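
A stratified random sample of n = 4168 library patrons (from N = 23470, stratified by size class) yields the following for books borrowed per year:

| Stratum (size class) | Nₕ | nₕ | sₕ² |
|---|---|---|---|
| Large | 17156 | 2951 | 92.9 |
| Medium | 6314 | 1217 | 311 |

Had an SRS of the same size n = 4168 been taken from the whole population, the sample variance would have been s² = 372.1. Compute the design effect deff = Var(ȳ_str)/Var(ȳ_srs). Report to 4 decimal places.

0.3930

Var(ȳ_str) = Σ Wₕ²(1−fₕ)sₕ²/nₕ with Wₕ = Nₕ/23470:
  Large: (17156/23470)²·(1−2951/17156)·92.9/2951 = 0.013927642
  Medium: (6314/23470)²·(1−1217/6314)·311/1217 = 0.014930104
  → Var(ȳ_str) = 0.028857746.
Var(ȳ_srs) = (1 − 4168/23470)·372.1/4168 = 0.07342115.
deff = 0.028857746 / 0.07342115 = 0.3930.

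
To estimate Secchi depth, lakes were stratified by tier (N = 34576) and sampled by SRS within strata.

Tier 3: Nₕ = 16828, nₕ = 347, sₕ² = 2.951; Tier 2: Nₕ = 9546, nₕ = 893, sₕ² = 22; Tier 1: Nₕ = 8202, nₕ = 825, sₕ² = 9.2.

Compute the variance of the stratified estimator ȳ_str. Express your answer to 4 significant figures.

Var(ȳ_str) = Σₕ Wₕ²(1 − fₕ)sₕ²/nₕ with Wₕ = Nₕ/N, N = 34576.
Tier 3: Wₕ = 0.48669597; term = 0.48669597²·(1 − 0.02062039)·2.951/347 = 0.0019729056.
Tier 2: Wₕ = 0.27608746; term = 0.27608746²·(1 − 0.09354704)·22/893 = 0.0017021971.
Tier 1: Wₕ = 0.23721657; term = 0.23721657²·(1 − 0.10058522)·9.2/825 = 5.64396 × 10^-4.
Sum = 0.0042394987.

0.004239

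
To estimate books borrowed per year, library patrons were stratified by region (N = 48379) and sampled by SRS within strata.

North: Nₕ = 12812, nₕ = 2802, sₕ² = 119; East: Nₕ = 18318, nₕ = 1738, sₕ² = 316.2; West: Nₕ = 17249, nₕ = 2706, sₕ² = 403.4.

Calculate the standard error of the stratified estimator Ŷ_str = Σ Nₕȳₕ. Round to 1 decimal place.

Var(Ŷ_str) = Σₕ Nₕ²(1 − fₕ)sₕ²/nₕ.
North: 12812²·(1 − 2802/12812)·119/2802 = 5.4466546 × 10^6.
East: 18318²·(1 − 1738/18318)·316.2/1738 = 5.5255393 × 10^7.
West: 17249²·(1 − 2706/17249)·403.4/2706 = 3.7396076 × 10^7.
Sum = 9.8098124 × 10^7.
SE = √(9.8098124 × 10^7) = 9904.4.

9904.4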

• • • •

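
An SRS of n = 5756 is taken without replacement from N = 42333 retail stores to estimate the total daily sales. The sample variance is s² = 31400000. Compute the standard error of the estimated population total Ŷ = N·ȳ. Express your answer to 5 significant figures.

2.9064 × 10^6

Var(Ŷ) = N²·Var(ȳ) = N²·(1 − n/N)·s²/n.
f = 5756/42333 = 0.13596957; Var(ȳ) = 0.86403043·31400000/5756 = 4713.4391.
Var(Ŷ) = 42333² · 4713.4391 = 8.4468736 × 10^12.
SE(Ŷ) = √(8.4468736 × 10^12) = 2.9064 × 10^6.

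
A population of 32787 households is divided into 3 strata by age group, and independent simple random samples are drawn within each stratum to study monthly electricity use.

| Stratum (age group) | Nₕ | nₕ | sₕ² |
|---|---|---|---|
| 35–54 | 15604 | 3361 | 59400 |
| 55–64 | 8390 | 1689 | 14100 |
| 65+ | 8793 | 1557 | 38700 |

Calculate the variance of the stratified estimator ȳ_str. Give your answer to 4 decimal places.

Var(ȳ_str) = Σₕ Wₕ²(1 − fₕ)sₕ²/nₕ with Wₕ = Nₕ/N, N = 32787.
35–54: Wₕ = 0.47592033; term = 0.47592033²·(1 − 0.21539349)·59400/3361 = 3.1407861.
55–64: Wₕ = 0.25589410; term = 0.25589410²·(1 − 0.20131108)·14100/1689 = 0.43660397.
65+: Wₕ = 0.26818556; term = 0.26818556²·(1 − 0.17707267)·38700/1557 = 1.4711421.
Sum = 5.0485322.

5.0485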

• • • •

▶ ABOUT THIS EXERCISE:
Search the material above for the string "books". Show every line that holds it.

▶ WRITTEN SOLUTION:
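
A stratified random sample of n = 4168 library patrons (from N = 23470, stratified by size class) yields the following for books borrowed per year:
To estimate books borrowed per year, library patrons were stratified by region (N = 48379) and sampled by SRS within strata.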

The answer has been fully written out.